Collected data entries:
--- START ---
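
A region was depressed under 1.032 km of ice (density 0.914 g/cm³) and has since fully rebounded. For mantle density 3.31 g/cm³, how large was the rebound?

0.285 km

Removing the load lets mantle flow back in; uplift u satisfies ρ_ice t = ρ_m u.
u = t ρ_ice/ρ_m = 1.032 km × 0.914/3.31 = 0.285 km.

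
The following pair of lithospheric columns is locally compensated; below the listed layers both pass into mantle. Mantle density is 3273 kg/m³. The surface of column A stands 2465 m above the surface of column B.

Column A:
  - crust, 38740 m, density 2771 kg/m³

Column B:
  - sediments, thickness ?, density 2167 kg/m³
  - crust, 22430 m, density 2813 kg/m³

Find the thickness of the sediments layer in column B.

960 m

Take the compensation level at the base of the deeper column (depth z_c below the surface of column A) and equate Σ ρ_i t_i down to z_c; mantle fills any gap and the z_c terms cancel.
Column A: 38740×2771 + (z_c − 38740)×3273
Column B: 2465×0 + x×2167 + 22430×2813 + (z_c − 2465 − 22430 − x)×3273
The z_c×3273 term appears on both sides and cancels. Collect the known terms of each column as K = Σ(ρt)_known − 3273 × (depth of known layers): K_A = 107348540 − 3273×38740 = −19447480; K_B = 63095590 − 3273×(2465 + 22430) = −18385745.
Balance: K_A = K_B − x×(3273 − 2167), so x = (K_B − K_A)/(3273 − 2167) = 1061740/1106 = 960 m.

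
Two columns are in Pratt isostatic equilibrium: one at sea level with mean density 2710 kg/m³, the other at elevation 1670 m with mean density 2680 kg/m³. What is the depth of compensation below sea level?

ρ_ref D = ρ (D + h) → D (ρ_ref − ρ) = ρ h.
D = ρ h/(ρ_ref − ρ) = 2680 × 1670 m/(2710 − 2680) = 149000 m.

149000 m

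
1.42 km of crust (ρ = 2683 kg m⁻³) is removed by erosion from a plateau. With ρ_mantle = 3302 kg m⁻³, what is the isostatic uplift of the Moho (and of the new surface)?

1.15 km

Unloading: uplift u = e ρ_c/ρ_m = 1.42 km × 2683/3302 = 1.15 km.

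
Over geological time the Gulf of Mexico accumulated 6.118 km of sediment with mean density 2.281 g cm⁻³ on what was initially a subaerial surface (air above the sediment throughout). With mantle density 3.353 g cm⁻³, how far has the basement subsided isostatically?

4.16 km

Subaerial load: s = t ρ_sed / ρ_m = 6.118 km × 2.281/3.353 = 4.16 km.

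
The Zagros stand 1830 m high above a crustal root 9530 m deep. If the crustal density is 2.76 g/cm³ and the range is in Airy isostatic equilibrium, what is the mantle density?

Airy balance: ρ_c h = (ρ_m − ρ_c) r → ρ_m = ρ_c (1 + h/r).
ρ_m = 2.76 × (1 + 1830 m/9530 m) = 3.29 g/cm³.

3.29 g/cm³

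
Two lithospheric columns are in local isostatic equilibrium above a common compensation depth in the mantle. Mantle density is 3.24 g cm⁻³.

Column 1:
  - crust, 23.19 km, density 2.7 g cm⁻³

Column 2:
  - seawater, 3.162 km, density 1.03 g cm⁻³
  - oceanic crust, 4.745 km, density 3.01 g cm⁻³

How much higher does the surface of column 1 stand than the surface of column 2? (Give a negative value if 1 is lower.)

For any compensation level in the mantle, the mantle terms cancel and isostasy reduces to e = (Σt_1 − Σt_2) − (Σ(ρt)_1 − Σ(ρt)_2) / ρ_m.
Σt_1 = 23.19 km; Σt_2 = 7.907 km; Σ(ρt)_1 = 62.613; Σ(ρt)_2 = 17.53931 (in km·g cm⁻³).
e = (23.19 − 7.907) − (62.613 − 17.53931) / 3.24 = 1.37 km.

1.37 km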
--- END ---
■ WORK ITEM: Copy out the range of lines above starting at the line with "The following pair" and ending at the line with "- crust, 22430 m, density 2813 kg/m³", exactly and including both.

■ EXERCISE ANSWER:
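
The following pair of lithospheric columns is locally compensated; below the listed layers both pass into mantle. Mantle density is 3273 kg/m³. The surface of column A stands 2465 m above the surface of column B.

Column A:
  - crust, 38740 m, density 2771 kg/m³

Column B:
  - sediments, thickness ?, density 2167 kg/m³
  - crust, 22430 m, density 2813 kg/m³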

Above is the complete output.